- _Task description_: A line-by-line copy of the material below is required.

* * * * *

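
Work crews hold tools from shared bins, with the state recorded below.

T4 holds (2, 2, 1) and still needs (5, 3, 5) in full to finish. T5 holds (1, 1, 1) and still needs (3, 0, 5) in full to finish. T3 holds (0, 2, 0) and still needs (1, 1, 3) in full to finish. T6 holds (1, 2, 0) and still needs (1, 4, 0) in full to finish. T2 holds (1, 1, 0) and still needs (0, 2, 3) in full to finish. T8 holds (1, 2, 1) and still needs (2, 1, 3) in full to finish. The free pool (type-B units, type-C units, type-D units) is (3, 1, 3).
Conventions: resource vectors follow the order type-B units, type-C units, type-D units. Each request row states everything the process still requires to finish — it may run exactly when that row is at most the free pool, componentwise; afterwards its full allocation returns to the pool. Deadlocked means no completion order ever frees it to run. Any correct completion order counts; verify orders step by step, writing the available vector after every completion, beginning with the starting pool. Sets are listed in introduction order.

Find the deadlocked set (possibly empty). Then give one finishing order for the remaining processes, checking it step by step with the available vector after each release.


Deadlocked: T4 and T5.
Key observation: after T8, T2, T6, T3 complete, (6, 8, 4) is the best the pool ever gets, yet each leftover process wants more type-D units.
One completion order for the rest: T8, T2, T6, T3. Verifying each step:
  pool = (3, 1, 3)
  T8: need (2, 1, 3) fits (3, 1, 3); releases (1, 2, 1), pool now (4, 3, 4)
  T2: need (0, 2, 3) fits (4, 3, 4); releases (1, 1, 0), pool now (5, 4, 4)
  T6: need (1, 4, 0) fits (5, 4, 4); releases (1, 2, 0), pool now (6, 6, 4)
  T3: need (1, 1, 3) fits (6, 6, 4); releases (0, 2, 0), pool now (6, 8, 4)
The stuck group stays short no matter what:
  T4 cannot run: need (5, 3, 5) vs free (6, 8, 4) (insufficient type-D units)
  T5 cannot run: need (3, 0, 5) vs free (6, 8, 4) (insufficient type-D units)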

* * * * *

- _Exercise response_:
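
Work crews hold tools from shared bins, with the state recorded below.

T4 holds (2, 2, 1) and still needs (5, 3, 5) in full to finish. T5 holds (1, 1, 1) and still needs (3, 0, 5) in full to finish. T3 holds (0, 2, 0) and still needs (1, 1, 3) in full to finish. T6 holds (1, 2, 0) and still needs (1, 4, 0) in full to finish. T2 holds (1, 1, 0) and still needs (0, 2, 3) in full to finish. T8 holds (1, 2, 1) and still needs (2, 1, 3) in full to finish. The free pool (type-B units, type-C units, type-D units) is (3, 1, 3).
Conventions: resource vectors follow the order type-B units, type-C units, type-D units. Each request row states everything the process still requires to finish — it may run exactly when that row is at most the free pool, componentwise; afterwards its full allocation returns to the pool. Deadlocked means no completion order ever frees it to run. Any correct completion order counts; verify orders step by step, writing the available vector after every completion, beginning with the starting pool. Sets are listed in introduction order.

Find the deadlocked set (possibly empty). Then give one finishing order for the remaining processes, checking it step by step with the available vector after each release.


Deadlocked: T4 and T5.
Key observation: after T8, T2, T6, T3 complete, (6, 8, 4) is the best the pool ever gets, yet each leftover process wants more type-D units.
One completion order for the rest: T8, T2, T6, T3. Verifying each step:
  pool = (3, 1, 3)
  T8: need (2, 1, 3) fits (3, 1, 3); releases (1, 2, 1), pool now (4, 3, 4)
  T2: need (0, 2, 3) fits (4, 3, 4); releases (1, 1, 0), pool now (5, 4, 4)
  T6: need (1, 4, 0) fits (5, 4, 4); releases (1, 2, 0), pool now (6, 6, 4)
  T3: need (1, 1, 3) fits (6, 6, 4); releases (0, 2, 0), pool now (6, 8, 4)
The stuck group stays short no matter what:
  T4 cannot run: need (5, 3, 5) vs free (6, 8, 4) (insufficient type-D units)
  T5 cannot run: need (3, 0, 5) vs free (6, 8, 4) (insufficient type-D units)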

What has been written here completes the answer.